_Task instructions_.
Repeat the records below in their entirety, exactly.

*** Block opens ***

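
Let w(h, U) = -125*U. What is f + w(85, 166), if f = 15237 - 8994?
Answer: -14507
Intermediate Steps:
f = 6243
f + w(85, 166) = 6243 - 125*166 = 6243 - 20750 = -14507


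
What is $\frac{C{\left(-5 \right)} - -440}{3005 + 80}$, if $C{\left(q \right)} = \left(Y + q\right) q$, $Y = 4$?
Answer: $\frac{89}{617} \approx 0.14425$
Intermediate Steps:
$C{\left(q \right)} = q \left(4 + q\right)$ ($C{\left(q \right)} = \left(4 + q\right) q = q \left(4 + q\right)$)
$\frac{C{\left(-5 \right)} - -440}{3005 + 80} = \frac{- 5 \left(4 - 5\right) - -440}{3005 + 80} = \frac{\left(-5\right) \left(-1\right) + 440}{3085} = \left(5 + 440\right) \frac{1}{3085} = 445 \cdot \frac{1}{3085} = \frac{89}{617}$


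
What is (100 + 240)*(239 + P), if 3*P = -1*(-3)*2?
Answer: 81940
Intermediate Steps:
P = 2 (P = (-1*(-3)*2)/3 = (3*2)/3 = (1/3)*6 = 2)
(100 + 240)*(239 + P) = (100 + 240)*(239 + 2) = 340*241 = 81940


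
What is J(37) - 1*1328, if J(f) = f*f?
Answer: 41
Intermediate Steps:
J(f) = f²
J(37) - 1*1328 = 37² - 1*1328 = 1369 - 1328 = 41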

*** Block closes ***

_Written answer_.
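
Let w(h, U) = -125*U. What is f + w(85, 166), if f = 15237 - 8994?
Answer: -14507
Intermediate Steps:
f = 6243
f + w(85, 166) = 6243 - 125*166 = 6243 - 20750 = -14507


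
What is $\frac{C{\left(-5 \right)} - -440}{3005 + 80}$, if $C{\left(q \right)} = \left(Y + q\right) q$, $Y = 4$?
Answer: $\frac{89}{617} \approx 0.14425$
Intermediate Steps:
$C{\left(q \right)} = q \left(4 + q\right)$ ($C{\left(q \right)} = \left(4 + q\right) q = q \left(4 + q\right)$)
$\frac{C{\left(-5 \right)} - -440}{3005 + 80} = \frac{- 5 \left(4 - 5\right) - -440}{3005 + 80} = \frac{\left(-5\right) \left(-1\right) + 440}{3085} = \left(5 + 440\right) \frac{1}{3085} = 445 \cdot \frac{1}{3085} = \frac{89}{617}$


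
What is (100 + 240)*(239 + P), if 3*P = -1*(-3)*2?
Answer: 81940
Intermediate Steps:
P = 2 (P = (-1*(-3)*2)/3 = (3*2)/3 = (1/3)*6 = 2)
(100 + 240)*(239 + P) = (100 + 240)*(239 + 2) = 340*241 = 81940


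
What is J(37) - 1*1328, if J(f) = f*f?
Answer: 41
Intermediate Steps:
J(f) = f²
J(37) - 1*1328 = 37² - 1*1328 = 1369 - 1328 = 41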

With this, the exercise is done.